* _Aim of the exercise_: From the first line onward, reproduce the records exactly; the final line to include is the one holding "SET LEFT [0] = foxtrot".

* _Saved data entries_:

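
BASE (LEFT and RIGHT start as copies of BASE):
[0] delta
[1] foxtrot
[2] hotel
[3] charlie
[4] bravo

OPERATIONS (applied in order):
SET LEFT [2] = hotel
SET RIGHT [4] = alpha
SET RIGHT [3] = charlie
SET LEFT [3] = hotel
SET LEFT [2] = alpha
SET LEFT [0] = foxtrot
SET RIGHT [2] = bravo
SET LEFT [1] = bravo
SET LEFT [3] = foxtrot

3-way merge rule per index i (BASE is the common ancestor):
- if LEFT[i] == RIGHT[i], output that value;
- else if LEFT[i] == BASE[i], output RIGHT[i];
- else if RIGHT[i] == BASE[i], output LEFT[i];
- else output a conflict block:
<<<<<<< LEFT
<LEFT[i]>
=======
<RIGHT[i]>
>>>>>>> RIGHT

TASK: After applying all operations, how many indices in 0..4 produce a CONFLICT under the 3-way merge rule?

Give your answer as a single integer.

Answer: 1

Derivation:
Final LEFT:  [foxtrot, bravo, alpha, foxtrot, bravo]
Final RIGHT: [delta, foxtrot, bravo, charlie, alpha]
i=0: L=foxtrot, R=delta=BASE -> take LEFT -> foxtrot
i=1: L=bravo, R=foxtrot=BASE -> take LEFT -> bravo
i=2: BASE=hotel L=alpha R=bravo all differ -> CONFLICT
i=3: L=foxtrot, R=charlie=BASE -> take LEFT -> foxtrot
i=4: L=bravo=BASE, R=alpha -> take RIGHT -> alpha
Conflict count: 1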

* _Problem solution_:
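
BASE (LEFT and RIGHT start as copies of BASE):
[0] delta
[1] foxtrot
[2] hotel
[3] charlie
[4] bravo

OPERATIONS (applied in order):
SET LEFT [2] = hotel
SET RIGHT [4] = alpha
SET RIGHT [3] = charlie
SET LEFT [3] = hotel
SET LEFT [2] = alpha
SET LEFT [0] = foxtrot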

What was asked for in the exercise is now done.